— Work item —
Word for word, set down the entries that follow.

(Records contained in a dataset)
▬▬▬▬▬▬▬▬▬▬

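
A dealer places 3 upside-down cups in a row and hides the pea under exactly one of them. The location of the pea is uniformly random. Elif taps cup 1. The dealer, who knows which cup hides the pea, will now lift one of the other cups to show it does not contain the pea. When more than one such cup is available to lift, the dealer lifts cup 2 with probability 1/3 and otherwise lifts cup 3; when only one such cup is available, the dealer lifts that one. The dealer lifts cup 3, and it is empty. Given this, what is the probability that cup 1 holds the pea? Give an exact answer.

Condition on the true location of the pea.
If it is under cup 1 (prior 1/3): cup 2 is available but not opened, probability 2/3; weight (1/3)·(2/3) = 2/9.
If it is under cup 2 (prior 1/3): only cup 3 is available, probability 1; weight (1/3)·1 = 1/3.
If it is under cup 3 (prior 1/3): the dealer opened cup 3, so this case is ruled out; weight (1/3)·0 = 0.
The weights sum to 5/9.
So P(the pea under cup 1 | the dealer opened cup 3) = (2/9) / (5/9) = 2/5.

2/5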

▬▬▬▬▬▬▬▬▬▬

— Task solution —
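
A dealer places 3 upside-down cups in a row and hides the pea under exactly one of them. The location of the pea is uniformly random. Elif taps cup 1. The dealer, who knows which cup hides the pea, will now lift one of the other cups to show it does not contain the pea. When more than one such cup is available to lift, the dealer lifts cup 2 with probability 1/3 and otherwise lifts cup 3; when only one such cup is available, the dealer lifts that one. The dealer lifts cup 3, and it is empty. Given this, what is the probability that cup 1 holds the pea? Give an exact answer.

Condition on the true location of the pea.
If it is under cup 1 (prior 1/3): cup 2 is available but not opened, probability 2/3; weight (1/3)·(2/3) = 2/9.
If it is under cup 2 (prior 1/3): only cup 3 is available, probability 1; weight (1/3)·1 = 1/3.
If it is under cup 3 (prior 1/3): the dealer opened cup 3, so this case is ruled out; weight (1/3)·0 = 0.
The weights sum to 5/9.
So P(the pea under cup 1 | the dealer opened cup 3) = (2/9) / (5/9) = 2/5.

2/5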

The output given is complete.